[Data records]
════

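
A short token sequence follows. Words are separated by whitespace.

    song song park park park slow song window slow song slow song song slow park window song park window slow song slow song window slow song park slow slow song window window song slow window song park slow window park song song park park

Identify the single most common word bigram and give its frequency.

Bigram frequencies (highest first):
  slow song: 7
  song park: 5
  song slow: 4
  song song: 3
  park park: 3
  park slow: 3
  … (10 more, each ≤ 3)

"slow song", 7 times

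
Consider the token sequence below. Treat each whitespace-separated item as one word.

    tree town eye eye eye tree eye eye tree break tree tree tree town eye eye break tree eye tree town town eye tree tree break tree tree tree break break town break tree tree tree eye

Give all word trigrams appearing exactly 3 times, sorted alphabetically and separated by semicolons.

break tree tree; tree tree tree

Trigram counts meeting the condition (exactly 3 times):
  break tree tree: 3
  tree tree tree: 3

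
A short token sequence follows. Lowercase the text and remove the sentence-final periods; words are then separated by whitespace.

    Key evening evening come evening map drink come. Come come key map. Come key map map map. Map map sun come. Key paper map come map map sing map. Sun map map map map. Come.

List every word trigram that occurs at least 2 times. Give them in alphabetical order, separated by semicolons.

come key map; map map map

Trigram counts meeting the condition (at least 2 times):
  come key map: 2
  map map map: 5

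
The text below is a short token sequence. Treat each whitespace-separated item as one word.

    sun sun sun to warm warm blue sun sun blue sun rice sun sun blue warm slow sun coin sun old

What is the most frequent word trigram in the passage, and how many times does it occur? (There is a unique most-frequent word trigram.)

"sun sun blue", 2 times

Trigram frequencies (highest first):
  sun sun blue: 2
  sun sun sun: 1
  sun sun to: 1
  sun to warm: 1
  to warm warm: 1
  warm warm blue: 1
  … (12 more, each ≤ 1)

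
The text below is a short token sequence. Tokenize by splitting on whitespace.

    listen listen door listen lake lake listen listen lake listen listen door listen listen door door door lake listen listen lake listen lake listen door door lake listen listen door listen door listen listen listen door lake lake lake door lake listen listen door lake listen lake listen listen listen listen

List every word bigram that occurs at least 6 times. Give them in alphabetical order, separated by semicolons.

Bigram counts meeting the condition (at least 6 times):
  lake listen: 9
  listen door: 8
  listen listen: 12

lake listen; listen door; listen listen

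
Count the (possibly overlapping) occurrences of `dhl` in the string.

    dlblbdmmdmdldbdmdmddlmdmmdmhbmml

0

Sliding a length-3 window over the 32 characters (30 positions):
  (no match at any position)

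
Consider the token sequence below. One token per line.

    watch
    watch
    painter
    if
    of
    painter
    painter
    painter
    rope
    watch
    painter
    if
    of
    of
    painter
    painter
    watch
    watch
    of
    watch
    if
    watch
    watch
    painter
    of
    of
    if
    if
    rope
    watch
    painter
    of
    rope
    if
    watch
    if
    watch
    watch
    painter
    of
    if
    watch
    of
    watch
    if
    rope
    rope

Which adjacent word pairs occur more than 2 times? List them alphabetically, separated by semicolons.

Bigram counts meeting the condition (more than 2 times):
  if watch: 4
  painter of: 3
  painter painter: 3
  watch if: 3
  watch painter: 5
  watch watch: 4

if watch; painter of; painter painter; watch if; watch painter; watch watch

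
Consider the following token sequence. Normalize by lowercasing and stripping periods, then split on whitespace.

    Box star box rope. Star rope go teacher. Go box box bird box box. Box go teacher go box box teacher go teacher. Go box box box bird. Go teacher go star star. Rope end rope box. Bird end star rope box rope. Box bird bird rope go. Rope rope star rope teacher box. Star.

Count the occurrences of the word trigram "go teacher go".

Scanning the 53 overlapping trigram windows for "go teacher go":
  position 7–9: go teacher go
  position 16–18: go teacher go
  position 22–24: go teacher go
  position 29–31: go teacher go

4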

════

→ **About this exercise**
Write out exactly those lines running from the line with "Consider the following" to the end of the data above, the first and last included.

→ **Result of this exercise**
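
Consider the following token sequence. Normalize by lowercasing and stripping periods, then split on whitespace.

    Box star box rope. Star rope go teacher. Go box box bird box box. Box go teacher go box box teacher go teacher. Go box box box bird. Go teacher go star star. Rope end rope box. Bird end star rope box rope. Box bird bird rope go. Rope rope star rope teacher box. Star.

Count the occurrences of the word trigram "go teacher go".

Scanning the 53 overlapping trigram windows for "go teacher go":
  position 7–9: go teacher go
  position 16–18: go teacher go
  position 22–24: go teacher go
  position 29–31: go teacher go

4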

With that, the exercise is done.